Collected data entries:
◇ ◇ ◇

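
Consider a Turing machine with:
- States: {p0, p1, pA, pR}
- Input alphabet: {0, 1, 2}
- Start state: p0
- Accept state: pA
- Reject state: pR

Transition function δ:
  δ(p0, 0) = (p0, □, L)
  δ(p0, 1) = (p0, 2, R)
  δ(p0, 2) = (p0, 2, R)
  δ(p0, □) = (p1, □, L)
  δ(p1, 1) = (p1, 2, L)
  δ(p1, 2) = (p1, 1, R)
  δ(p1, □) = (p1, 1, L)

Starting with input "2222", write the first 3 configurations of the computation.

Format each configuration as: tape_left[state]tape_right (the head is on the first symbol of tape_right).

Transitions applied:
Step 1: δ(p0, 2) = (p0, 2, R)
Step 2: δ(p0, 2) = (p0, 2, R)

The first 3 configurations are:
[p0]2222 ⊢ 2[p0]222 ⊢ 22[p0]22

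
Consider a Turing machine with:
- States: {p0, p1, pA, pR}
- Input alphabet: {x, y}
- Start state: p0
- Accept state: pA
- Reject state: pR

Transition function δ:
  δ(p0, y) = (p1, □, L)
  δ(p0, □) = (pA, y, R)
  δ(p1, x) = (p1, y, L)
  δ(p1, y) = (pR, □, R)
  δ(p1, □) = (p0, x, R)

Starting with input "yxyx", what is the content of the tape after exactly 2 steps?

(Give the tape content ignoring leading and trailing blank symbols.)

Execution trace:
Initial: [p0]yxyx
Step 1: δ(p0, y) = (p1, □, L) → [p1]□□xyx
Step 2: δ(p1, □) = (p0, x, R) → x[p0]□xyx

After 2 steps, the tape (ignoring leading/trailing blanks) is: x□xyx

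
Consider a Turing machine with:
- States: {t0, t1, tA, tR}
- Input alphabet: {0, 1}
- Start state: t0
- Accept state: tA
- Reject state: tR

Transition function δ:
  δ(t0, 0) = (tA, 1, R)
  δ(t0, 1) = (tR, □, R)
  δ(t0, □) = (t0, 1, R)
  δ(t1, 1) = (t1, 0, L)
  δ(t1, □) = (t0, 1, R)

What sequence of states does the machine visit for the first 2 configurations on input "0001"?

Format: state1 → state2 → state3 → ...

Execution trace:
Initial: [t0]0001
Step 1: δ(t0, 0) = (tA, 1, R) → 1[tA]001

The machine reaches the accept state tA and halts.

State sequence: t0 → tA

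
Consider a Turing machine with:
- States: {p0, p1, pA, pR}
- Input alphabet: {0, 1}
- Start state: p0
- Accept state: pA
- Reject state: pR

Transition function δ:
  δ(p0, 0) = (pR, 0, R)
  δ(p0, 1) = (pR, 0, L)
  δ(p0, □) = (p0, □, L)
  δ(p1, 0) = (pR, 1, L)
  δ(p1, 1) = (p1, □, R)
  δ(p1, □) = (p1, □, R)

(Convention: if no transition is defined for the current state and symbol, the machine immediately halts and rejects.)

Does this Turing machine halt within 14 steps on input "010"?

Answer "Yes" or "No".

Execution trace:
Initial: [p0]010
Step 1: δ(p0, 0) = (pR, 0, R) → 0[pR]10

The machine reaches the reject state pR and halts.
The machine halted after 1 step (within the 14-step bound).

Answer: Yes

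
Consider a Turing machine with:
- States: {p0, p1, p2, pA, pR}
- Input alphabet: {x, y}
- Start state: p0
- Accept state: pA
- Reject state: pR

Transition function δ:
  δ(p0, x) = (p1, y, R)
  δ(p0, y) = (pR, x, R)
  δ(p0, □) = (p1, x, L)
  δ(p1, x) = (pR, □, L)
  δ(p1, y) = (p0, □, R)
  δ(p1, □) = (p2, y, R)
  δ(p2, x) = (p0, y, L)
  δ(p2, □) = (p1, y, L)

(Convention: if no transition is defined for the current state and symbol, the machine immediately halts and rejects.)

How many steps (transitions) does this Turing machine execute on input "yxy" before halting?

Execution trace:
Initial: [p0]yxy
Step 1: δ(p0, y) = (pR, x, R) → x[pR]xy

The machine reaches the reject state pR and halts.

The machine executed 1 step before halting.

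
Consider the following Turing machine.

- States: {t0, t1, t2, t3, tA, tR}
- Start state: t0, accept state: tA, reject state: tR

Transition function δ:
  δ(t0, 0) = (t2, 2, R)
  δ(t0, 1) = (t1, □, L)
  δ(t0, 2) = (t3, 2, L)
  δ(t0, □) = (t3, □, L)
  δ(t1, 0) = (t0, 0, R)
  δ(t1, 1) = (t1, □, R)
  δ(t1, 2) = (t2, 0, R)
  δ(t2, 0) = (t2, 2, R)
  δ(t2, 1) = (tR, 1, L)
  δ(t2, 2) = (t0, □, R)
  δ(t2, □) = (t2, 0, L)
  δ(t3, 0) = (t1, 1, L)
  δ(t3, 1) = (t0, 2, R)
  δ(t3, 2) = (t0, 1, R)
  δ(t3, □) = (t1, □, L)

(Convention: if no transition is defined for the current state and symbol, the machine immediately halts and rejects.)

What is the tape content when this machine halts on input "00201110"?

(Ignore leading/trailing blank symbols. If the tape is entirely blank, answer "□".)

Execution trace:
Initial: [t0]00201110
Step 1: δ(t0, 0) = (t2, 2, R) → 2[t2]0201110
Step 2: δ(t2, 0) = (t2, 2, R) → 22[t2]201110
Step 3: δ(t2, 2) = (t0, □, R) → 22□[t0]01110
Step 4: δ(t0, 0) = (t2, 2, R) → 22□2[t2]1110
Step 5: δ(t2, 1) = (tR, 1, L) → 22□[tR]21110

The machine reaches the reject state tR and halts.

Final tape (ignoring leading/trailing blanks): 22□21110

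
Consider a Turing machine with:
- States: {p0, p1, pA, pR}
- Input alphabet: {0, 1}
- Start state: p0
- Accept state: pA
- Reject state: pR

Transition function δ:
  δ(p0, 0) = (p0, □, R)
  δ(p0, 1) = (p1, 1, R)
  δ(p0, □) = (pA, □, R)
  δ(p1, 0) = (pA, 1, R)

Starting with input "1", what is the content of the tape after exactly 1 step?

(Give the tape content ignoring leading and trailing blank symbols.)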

◇ ◇ ◇

WHAT TO PRODUCE: Each line of the data is to be restated exactly.

YOUR RESPONSE:
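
Consider a Turing machine with:
- States: {p0, p1, pA, pR}
- Input alphabet: {0, 1, 2}
- Start state: p0
- Accept state: pA
- Reject state: pR

Transition function δ:
  δ(p0, 0) = (p0, □, L)
  δ(p0, 1) = (p0, 2, R)
  δ(p0, 2) = (p0, 2, R)
  δ(p0, □) = (p1, □, L)
  δ(p1, 1) = (p1, 2, L)
  δ(p1, 2) = (p1, 1, R)
  δ(p1, □) = (p1, 1, L)

Starting with input "2222", write the first 3 configurations of the computation.

Format each configuration as: tape_left[state]tape_right (the head is on the first symbol of tape_right).

Transitions applied:
Step 1: δ(p0, 2) = (p0, 2, R)
Step 2: δ(p0, 2) = (p0, 2, R)

The first 3 configurations are:
[p0]2222 ⊢ 2[p0]222 ⊢ 22[p0]22

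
Consider a Turing machine with:
- States: {p0, p1, pA, pR}
- Input alphabet: {x, y}
- Start state: p0
- Accept state: pA
- Reject state: pR

Transition function δ:
  δ(p0, y) = (p1, □, L)
  δ(p0, □) = (pA, y, R)
  δ(p1, x) = (p1, y, L)
  δ(p1, y) = (pR, □, R)
  δ(p1, □) = (p0, x, R)

Starting with input "yxyx", what is the content of the tape after exactly 2 steps?

(Give the tape content ignoring leading and trailing blank symbols.)

Execution trace:
Initial: [p0]yxyx
Step 1: δ(p0, y) = (p1, □, L) → [p1]□□xyx
Step 2: δ(p1, □) = (p0, x, R) → x[p0]□xyx

After 2 steps, the tape (ignoring leading/trailing blanks) is: x□xyx

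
Consider a Turing machine with:
- States: {t0, t1, tA, tR}
- Input alphabet: {0, 1}
- Start state: t0
- Accept state: tA
- Reject state: tR

Transition function δ:
  δ(t0, 0) = (tA, 1, R)
  δ(t0, 1) = (tR, □, R)
  δ(t0, □) = (t0, 1, R)
  δ(t1, 1) = (t1, 0, L)
  δ(t1, □) = (t0, 1, R)

What sequence of states does the machine visit for the first 2 configurations on input "0001"?

Format: state1 → state2 → state3 → ...

Execution trace:
Initial: [t0]0001
Step 1: δ(t0, 0) = (tA, 1, R) → 1[tA]001

The machine reaches the accept state tA and halts.

State sequence: t0 → tA

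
Consider a Turing machine with:
- States: {p0, p1, pA, pR}
- Input alphabet: {0, 1}
- Start state: p0
- Accept state: pA
- Reject state: pR

Transition function δ:
  δ(p0, 0) = (pR, 0, R)
  δ(p0, 1) = (pR, 0, L)
  δ(p0, □) = (p0, □, L)
  δ(p1, 0) = (pR, 1, L)
  δ(p1, 1) = (p1, □, R)
  δ(p1, □) = (p1, □, R)

(Convention: if no transition is defined for the current state and symbol, the machine immediately halts and rejects.)

Does this Turing machine halt within 14 steps on input "010"?

Answer "Yes" or "No".

Execution trace:
Initial: [p0]010
Step 1: δ(p0, 0) = (pR, 0, R) → 0[pR]10

The machine reaches the reject state pR and halts.
The machine halted after 1 step (within the 14-step bound).

Answer: Yes

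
Consider a Turing machine with:
- States: {p0, p1, p2, pA, pR}
- Input alphabet: {x, y}
- Start state: p0
- Accept state: pA
- Reject state: pR

Transition function δ:
  δ(p0, x) = (p1, y, R)
  δ(p0, y) = (pR, x, R)
  δ(p0, □) = (p1, x, L)
  δ(p1, x) = (pR, □, L)
  δ(p1, y) = (p0, □, R)
  δ(p1, □) = (p2, y, R)
  δ(p2, x) = (p0, y, L)
  δ(p2, □) = (p1, y, L)

(Convention: if no transition is defined for the current state and symbol, the machine immediately halts and rejects.)

How many steps (transitions) does this Turing machine execute on input "yxy" before halting?

Execution trace:
Initial: [p0]yxy
Step 1: δ(p0, y) = (pR, x, R) → x[pR]xy

The machine reaches the reject state pR and halts.

The machine executed 1 step before halting.

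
Consider the following Turing machine.

- States: {t0, t1, t2, t3, tA, tR}
- Start state: t0, accept state: tA, reject state: tR

Transition function δ:
  δ(t0, 0) = (t2, 2, R)
  δ(t0, 1) = (t1, □, L)
  δ(t0, 2) = (t3, 2, L)
  δ(t0, □) = (t3, □, L)
  δ(t1, 0) = (t0, 0, R)
  δ(t1, 1) = (t1, □, R)
  δ(t1, 2) = (t2, 0, R)
  δ(t2, 0) = (t2, 2, R)
  δ(t2, 1) = (tR, 1, L)
  δ(t2, 2) = (t0, □, R)
  δ(t2, □) = (t2, 0, L)
  δ(t3, 0) = (t1, 1, L)
  δ(t3, 1) = (t0, 2, R)
  δ(t3, 2) = (t0, 1, R)
  δ(t3, □) = (t1, □, L)

(Convention: if no transition is defined for the current state and symbol, the machine immediately halts and rejects.)

What is the tape content when this machine halts on input "00201110"?

(Ignore leading/trailing blank symbols. If the tape is entirely blank, answer "□".)

Execution trace:
Initial: [t0]00201110
Step 1: δ(t0, 0) = (t2, 2, R) → 2[t2]0201110
Step 2: δ(t2, 0) = (t2, 2, R) → 22[t2]201110
Step 3: δ(t2, 2) = (t0, □, R) → 22□[t0]01110
Step 4: δ(t0, 0) = (t2, 2, R) → 22□2[t2]1110
Step 5: δ(t2, 1) = (tR, 1, L) → 22□[tR]21110

The machine reaches the reject state tR and halts.

Final tape (ignoring leading/trailing blanks): 22□21110

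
Consider a Turing machine with:
- States: {p0, p1, pA, pR}
- Input alphabet: {0, 1}
- Start state: p0
- Accept state: pA
- Reject state: pR

Transition function δ:
  δ(p0, 0) = (p0, □, R)
  δ(p0, 1) = (p1, 1, R)
  δ(p0, □) = (pA, □, R)
  δ(p1, 0) = (pA, 1, R)

Starting with input "1", what is the content of the tape after exactly 1 step?

(Give the tape content ignoring leading and trailing blank symbols.)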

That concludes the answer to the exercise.